• Exercise: Output the lines below exactly, please, from the first line until the line with "Since every construction", counting both.

• Source material:
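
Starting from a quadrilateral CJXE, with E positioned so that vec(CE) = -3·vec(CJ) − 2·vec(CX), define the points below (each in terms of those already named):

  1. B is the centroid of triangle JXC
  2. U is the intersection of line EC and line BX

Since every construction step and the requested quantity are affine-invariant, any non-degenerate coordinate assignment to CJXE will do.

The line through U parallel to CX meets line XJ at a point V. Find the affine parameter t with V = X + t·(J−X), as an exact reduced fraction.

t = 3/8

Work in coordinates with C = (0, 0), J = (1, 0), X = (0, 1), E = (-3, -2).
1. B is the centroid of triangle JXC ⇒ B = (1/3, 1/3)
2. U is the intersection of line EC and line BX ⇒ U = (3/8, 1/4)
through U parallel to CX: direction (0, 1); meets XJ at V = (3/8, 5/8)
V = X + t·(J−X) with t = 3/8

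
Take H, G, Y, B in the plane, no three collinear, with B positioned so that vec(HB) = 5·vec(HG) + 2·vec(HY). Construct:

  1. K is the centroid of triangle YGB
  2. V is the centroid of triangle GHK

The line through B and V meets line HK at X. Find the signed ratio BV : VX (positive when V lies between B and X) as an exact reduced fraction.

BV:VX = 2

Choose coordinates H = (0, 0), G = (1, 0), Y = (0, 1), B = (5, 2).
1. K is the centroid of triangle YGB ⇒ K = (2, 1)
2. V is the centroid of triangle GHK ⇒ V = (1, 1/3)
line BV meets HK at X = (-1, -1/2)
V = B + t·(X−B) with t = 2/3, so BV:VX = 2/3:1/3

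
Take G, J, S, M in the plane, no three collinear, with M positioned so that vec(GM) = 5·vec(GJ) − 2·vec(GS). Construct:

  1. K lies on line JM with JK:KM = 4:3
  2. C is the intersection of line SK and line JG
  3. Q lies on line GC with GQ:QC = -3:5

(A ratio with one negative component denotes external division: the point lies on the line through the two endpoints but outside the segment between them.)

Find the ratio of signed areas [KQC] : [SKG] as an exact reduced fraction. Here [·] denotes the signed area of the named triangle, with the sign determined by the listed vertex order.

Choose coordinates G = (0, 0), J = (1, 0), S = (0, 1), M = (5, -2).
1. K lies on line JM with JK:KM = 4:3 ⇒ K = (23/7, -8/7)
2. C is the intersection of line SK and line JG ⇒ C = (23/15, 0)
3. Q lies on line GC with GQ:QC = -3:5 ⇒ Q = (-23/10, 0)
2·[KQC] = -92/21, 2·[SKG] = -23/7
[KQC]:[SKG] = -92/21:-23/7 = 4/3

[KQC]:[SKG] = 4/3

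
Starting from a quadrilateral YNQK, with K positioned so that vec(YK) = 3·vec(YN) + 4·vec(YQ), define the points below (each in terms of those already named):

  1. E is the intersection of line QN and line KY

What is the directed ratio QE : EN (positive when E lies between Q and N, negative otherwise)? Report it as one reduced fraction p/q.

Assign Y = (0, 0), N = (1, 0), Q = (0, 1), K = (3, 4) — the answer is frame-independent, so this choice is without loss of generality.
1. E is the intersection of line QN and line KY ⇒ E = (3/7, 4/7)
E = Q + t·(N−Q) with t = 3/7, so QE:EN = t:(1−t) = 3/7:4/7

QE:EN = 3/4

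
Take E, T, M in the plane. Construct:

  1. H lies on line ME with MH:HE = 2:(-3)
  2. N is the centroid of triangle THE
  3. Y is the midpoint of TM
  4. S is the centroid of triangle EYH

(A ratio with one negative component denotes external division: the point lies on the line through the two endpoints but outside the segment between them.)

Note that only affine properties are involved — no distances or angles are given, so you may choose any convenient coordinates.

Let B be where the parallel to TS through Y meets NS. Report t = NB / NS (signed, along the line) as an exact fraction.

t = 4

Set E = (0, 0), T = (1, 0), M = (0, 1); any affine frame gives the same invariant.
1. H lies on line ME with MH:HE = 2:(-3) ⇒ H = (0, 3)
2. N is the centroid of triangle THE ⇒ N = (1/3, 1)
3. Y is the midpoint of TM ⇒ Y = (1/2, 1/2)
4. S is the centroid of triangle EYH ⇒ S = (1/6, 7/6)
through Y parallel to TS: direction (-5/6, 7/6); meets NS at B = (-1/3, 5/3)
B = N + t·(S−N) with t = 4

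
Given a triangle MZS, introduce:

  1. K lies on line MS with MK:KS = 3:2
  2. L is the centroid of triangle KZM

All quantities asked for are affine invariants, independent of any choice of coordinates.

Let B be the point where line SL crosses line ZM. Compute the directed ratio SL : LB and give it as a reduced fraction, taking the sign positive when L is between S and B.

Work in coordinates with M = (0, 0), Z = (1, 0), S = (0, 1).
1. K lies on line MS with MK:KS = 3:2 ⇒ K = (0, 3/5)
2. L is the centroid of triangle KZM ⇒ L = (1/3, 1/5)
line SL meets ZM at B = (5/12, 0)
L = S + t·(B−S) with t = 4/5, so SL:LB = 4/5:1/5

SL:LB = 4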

• Reply to the task:
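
Starting from a quadrilateral CJXE, with E positioned so that vec(CE) = -3·vec(CJ) − 2·vec(CX), define the points below (each in terms of those already named):

  1. B is the centroid of triangle JXC
  2. U is the intersection of line EC and line BX

Since every construction step and the requested quantity are affine-invariant, any non-degenerate coordinate assignment to CJXE will do.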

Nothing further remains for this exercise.